== What is required ==
Transcribe the following entries word for word. End with the line where "- Divya (UTC+2" appears.

Collected data:
□ □ □ □

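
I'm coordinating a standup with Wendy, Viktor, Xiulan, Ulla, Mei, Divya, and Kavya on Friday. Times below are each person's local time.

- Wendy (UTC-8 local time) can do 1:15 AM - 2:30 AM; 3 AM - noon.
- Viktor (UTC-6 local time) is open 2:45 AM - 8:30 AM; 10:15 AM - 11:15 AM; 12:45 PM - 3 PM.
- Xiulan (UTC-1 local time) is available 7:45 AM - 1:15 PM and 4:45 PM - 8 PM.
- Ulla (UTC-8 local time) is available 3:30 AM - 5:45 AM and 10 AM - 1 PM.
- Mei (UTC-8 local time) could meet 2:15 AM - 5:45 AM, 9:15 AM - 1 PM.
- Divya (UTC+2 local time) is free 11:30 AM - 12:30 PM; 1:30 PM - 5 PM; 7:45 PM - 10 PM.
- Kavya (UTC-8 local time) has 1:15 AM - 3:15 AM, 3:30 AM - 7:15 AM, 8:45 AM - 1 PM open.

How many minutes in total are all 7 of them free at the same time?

210

Wendy in UTC: 09:15-10:30, 11:00-20:00 (add 8h to convert from UTC-8).
Viktor in UTC: 08:45-14:30, 16:15-17:15, 18:45-21:00 (add 6h to convert from UTC-6).
Xiulan in UTC: 08:45-14:15, 17:45-21:00 (add 1h to convert from UTC-1).
Ulla in UTC: 11:30-13:45, 18:00-21:00 (add 8h to convert from UTC-8).
Mei in UTC: 10:15-13:45, 17:15-21:00 (add 8h to convert from UTC-8).
Divya in UTC: 09:30-10:30, 11:30-15:00, 17:45-20:00 (subtract 2h to convert from UTC+2).
Kavya in UTC: 09:15-11:15, 11:30-15:15, 16:45-21:00 (add 8h to convert from UTC-8).
Wendy ∩ Viktor: 09:15-10:30, 11:00-14:30, 16:15-17:15, 18:45-20:00.
Wendy ∩ Viktor ∩ Xiulan: 09:15-10:30, 11:00-14:15, 18:45-20:00.
Wendy ∩ Viktor ∩ Xiulan ∩ Ulla: 11:30-13:45, 18:45-20:00.
Wendy ∩ Viktor ∩ Xiulan ∩ Ulla ∩ Mei: 11:30-13:45, 18:45-20:00.
Wendy ∩ Viktor ∩ Xiulan ∩ Ulla ∩ Mei ∩ Divya: 11:30-13:45, 18:45-20:00.
Wendy ∩ Viktor ∩ Xiulan ∩ Ulla ∩ Mei ∩ Divya ∩ Kavya: 11:30-13:45, 18:45-20:00.
Summing the common windows: 135 + 75 = 210 minutes.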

□ □ □ □

== Answer for this exercise ==
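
I'm coordinating a standup with Wendy, Viktor, Xiulan, Ulla, Mei, Divya, and Kavya on Friday. Times below are each person's local time.

- Wendy (UTC-8 local time) can do 1:15 AM - 2:30 AM; 3 AM - noon.
- Viktor (UTC-6 local time) is open 2:45 AM - 8:30 AM; 10:15 AM - 11:15 AM; 12:45 PM - 3 PM.
- Xiulan (UTC-1 local time) is available 7:45 AM - 1:15 PM and 4:45 PM - 8 PM.
- Ulla (UTC-8 local time) is available 3:30 AM - 5:45 AM and 10 AM - 1 PM.
- Mei (UTC-8 local time) could meet 2:15 AM - 5:45 AM, 9:15 AM - 1 PM.
- Divya (UTC+2 local time) is free 11:30 AM - 12:30 PM; 1:30 PM - 5 PM; 7:45 PM - 10 PM.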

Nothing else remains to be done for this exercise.